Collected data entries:
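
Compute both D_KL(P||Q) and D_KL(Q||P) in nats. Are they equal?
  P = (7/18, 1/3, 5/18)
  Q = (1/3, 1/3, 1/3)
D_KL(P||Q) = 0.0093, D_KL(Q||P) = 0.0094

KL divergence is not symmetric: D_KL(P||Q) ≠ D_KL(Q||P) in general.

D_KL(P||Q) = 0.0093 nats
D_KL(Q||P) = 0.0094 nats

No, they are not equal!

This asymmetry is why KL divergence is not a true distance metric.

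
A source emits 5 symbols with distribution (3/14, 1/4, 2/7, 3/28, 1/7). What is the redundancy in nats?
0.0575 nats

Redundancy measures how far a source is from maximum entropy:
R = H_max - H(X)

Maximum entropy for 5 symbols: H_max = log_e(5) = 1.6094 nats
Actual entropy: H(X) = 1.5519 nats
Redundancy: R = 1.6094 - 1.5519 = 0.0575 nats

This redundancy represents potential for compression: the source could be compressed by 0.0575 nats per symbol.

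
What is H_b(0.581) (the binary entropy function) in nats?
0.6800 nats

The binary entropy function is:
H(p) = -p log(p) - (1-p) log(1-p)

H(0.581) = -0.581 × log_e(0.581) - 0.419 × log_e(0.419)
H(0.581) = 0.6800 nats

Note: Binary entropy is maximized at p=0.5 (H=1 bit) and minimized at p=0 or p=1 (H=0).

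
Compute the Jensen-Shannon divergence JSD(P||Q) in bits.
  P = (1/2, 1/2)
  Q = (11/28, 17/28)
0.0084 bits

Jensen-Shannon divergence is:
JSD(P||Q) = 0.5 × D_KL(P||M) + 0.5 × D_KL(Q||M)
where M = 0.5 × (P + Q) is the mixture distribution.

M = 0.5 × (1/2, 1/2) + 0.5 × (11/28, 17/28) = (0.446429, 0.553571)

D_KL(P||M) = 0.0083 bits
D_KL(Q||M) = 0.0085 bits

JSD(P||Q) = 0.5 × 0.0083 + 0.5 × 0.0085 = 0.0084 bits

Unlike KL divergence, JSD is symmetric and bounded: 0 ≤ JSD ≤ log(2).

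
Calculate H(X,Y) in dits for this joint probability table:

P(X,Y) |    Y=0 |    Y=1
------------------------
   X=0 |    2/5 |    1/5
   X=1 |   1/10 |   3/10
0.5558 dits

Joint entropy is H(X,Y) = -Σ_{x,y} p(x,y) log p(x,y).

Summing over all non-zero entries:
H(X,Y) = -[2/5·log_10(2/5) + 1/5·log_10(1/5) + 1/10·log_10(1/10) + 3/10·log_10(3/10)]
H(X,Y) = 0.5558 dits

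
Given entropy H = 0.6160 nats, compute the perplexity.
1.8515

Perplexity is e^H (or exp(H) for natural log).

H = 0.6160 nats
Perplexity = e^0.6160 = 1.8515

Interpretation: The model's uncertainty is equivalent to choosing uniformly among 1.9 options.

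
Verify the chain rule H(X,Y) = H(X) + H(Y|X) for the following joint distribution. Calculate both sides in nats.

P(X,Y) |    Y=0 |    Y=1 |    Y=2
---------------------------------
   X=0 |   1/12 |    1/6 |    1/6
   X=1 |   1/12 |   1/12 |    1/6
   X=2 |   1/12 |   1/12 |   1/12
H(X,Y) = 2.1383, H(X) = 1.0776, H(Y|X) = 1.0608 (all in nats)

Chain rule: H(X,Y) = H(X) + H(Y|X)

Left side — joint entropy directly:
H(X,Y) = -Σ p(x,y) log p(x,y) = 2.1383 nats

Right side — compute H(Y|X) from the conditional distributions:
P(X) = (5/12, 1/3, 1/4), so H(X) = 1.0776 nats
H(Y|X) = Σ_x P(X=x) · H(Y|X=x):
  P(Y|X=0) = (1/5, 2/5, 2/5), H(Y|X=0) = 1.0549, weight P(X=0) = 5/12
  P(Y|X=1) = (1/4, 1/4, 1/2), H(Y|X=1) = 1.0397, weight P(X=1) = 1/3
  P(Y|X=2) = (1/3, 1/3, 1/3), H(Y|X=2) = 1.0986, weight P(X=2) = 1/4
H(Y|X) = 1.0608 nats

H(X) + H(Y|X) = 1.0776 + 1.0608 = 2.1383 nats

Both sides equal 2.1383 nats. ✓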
...
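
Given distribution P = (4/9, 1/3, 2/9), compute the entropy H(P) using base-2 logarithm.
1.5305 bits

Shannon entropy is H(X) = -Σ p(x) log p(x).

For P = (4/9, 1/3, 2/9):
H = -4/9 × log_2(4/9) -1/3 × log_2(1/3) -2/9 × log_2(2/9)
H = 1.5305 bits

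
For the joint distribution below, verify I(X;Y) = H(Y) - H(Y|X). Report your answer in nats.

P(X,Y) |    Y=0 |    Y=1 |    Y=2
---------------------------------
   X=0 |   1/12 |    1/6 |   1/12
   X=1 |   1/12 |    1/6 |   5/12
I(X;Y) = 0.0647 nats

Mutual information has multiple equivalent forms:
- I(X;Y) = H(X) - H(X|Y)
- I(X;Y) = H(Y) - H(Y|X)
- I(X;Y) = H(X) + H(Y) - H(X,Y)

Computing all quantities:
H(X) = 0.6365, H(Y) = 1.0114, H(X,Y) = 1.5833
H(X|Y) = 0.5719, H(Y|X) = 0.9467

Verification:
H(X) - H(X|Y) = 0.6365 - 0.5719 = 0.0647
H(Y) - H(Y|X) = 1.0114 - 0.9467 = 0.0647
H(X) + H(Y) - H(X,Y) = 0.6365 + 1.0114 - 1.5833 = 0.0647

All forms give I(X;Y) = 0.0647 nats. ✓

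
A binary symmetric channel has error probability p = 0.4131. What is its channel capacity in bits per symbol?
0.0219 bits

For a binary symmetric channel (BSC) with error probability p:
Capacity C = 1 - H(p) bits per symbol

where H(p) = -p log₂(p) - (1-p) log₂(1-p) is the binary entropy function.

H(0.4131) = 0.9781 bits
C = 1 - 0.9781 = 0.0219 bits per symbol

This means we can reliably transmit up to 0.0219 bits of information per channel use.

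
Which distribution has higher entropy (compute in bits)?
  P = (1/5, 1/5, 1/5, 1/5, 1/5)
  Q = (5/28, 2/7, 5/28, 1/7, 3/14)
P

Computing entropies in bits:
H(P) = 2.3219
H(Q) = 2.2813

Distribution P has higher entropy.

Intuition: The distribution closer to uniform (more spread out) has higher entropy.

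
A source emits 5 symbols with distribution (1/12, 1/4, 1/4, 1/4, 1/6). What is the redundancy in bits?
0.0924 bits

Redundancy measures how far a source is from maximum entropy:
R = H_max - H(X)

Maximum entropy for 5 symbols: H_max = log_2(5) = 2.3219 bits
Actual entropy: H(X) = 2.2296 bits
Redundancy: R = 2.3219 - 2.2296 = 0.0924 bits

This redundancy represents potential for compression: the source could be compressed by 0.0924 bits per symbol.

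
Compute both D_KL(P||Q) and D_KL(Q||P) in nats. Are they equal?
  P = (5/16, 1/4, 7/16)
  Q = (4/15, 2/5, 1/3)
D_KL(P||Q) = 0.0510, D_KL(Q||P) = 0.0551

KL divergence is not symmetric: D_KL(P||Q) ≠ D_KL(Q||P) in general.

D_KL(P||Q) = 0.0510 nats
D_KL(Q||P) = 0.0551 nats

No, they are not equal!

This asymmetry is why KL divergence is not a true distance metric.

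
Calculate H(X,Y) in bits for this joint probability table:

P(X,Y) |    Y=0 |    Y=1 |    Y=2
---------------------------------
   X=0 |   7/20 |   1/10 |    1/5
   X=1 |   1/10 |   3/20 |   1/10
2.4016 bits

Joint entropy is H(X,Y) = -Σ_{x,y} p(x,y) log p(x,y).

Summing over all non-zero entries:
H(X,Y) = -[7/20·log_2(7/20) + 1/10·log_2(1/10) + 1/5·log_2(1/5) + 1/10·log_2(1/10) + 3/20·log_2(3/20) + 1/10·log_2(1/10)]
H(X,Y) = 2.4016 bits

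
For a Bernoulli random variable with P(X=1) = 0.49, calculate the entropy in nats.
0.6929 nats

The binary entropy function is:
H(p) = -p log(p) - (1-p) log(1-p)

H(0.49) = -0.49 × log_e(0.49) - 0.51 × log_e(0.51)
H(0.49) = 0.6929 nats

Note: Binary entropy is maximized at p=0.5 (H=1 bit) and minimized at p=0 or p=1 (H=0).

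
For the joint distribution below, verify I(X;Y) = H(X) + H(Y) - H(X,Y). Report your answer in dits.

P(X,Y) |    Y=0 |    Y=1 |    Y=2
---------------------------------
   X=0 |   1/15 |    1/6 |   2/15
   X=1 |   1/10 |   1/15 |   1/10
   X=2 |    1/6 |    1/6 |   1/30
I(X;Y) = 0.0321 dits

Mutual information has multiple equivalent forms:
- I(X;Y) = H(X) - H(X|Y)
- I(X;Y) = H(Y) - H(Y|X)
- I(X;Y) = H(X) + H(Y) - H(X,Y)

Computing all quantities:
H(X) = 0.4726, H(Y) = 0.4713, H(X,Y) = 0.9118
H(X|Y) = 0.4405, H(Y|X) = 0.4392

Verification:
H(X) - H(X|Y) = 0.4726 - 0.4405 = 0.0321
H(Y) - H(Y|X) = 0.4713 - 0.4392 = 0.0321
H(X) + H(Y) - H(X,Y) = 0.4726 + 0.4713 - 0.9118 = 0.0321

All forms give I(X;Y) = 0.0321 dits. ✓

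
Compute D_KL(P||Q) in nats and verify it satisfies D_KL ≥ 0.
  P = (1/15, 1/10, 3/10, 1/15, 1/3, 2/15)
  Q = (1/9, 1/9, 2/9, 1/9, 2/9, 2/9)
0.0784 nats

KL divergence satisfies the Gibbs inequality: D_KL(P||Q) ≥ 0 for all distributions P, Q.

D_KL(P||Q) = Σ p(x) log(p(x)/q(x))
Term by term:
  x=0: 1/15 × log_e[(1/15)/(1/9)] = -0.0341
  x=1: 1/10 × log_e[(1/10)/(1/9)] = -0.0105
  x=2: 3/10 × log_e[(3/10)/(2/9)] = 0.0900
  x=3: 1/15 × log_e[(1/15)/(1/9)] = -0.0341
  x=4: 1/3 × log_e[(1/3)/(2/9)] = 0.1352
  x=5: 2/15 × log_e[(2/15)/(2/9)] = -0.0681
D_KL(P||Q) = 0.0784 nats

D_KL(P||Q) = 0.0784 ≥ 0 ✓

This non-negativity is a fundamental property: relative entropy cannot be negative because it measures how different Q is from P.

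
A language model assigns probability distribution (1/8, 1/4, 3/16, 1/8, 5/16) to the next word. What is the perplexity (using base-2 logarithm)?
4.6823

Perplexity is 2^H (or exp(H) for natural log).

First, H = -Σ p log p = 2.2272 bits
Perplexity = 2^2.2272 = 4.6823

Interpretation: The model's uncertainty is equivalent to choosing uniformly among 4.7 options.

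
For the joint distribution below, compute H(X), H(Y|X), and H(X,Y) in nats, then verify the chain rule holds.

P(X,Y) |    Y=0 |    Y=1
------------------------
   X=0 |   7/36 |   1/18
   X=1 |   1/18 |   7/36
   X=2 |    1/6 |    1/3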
--
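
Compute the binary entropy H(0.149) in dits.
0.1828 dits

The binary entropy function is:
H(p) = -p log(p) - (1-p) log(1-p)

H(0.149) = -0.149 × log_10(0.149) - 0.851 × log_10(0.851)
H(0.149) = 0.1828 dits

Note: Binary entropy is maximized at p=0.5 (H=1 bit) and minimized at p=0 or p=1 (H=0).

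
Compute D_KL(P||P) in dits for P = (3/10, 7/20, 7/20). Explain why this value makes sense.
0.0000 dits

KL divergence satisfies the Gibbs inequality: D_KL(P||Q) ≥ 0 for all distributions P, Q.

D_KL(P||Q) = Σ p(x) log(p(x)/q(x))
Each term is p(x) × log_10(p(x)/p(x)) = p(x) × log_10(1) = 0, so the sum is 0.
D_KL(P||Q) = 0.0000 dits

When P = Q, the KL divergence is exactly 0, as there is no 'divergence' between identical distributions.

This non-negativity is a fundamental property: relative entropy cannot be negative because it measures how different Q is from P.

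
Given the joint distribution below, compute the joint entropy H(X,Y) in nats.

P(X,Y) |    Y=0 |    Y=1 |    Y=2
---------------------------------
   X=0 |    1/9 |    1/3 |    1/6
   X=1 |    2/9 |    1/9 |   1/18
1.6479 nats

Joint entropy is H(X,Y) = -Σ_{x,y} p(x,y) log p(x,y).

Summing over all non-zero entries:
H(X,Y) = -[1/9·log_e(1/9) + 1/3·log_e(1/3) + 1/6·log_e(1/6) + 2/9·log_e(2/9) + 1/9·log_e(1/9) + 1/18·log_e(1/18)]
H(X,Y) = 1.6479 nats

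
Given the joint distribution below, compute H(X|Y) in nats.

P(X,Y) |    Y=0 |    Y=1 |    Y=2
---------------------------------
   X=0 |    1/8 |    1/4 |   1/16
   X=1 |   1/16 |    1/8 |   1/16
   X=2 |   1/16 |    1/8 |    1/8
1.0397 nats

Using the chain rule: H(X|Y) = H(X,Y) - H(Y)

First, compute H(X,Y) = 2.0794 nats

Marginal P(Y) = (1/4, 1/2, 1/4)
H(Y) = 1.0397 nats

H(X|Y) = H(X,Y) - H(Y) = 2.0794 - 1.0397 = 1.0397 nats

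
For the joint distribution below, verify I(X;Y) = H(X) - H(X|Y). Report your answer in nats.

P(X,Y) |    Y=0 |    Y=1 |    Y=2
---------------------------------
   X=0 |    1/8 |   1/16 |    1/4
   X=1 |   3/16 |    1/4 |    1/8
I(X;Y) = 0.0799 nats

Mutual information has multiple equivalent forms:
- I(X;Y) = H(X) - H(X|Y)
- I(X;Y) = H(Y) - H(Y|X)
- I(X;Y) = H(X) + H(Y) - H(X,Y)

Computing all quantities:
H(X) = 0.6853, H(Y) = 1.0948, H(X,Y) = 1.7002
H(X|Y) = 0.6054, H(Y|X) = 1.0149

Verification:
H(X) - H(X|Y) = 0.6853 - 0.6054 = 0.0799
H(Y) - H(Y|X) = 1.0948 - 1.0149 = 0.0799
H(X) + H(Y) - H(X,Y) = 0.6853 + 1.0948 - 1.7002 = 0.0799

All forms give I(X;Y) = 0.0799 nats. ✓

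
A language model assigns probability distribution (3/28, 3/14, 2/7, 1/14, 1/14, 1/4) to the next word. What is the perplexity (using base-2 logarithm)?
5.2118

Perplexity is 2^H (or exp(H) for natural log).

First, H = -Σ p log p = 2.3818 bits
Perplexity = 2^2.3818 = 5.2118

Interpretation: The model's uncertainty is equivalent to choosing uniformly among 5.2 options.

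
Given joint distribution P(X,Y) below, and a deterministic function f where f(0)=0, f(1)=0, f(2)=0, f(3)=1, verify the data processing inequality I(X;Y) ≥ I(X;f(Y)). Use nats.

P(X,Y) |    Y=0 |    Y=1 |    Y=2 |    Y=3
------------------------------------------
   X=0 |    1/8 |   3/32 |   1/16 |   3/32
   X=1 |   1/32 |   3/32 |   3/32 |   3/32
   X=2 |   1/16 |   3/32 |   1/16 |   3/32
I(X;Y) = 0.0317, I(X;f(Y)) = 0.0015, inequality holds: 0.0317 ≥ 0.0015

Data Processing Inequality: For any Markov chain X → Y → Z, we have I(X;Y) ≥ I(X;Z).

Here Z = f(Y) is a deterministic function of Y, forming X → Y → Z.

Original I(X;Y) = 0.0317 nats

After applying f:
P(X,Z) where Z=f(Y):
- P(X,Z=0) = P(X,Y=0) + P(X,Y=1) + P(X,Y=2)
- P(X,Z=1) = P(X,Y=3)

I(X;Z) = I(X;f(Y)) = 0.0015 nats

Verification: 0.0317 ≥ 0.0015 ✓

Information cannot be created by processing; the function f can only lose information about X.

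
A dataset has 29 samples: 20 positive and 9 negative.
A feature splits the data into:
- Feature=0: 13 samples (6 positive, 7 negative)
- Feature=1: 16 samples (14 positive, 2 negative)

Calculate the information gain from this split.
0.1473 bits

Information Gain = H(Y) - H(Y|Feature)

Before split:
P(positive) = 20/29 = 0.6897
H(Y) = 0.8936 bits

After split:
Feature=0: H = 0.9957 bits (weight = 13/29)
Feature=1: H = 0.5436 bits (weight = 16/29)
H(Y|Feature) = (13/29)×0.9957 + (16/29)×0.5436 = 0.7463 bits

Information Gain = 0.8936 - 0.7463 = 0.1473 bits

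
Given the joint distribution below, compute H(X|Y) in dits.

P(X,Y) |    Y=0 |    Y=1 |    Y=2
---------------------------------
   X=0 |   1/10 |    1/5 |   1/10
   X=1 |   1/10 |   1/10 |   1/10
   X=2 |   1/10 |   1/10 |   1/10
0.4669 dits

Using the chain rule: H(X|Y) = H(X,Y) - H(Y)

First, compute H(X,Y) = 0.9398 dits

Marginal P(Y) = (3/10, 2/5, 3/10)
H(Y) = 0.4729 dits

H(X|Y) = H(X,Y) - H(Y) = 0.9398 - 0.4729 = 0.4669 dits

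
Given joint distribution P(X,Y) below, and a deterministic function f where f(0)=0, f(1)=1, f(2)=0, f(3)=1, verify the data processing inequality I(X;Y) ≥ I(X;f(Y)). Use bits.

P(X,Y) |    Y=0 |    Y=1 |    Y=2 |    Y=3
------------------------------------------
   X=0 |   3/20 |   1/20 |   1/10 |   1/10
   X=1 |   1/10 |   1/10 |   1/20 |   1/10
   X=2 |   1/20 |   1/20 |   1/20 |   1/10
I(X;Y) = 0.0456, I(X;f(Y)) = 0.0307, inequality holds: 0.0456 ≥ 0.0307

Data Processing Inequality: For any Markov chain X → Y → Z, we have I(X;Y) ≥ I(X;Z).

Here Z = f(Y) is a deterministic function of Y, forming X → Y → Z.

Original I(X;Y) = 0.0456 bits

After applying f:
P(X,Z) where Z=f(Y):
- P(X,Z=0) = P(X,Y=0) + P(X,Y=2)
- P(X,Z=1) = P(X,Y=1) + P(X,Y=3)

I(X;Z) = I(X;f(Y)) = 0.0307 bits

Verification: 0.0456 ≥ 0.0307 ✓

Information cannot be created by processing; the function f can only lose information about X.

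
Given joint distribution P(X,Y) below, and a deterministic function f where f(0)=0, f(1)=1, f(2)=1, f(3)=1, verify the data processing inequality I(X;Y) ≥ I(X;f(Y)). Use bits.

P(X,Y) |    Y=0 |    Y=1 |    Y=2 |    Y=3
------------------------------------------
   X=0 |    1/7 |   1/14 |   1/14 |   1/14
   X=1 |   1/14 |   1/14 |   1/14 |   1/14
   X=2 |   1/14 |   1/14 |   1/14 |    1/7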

> **What is required**:
Each line holding the word "samples" must be copied from the data.

> **Answer box**:
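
A dataset has 29 samples: 20 positive and 9 negative.
- Feature=0: 13 samples (6 positive, 7 negative)
- Feature=1: 16 samples (14 positive, 2 negative)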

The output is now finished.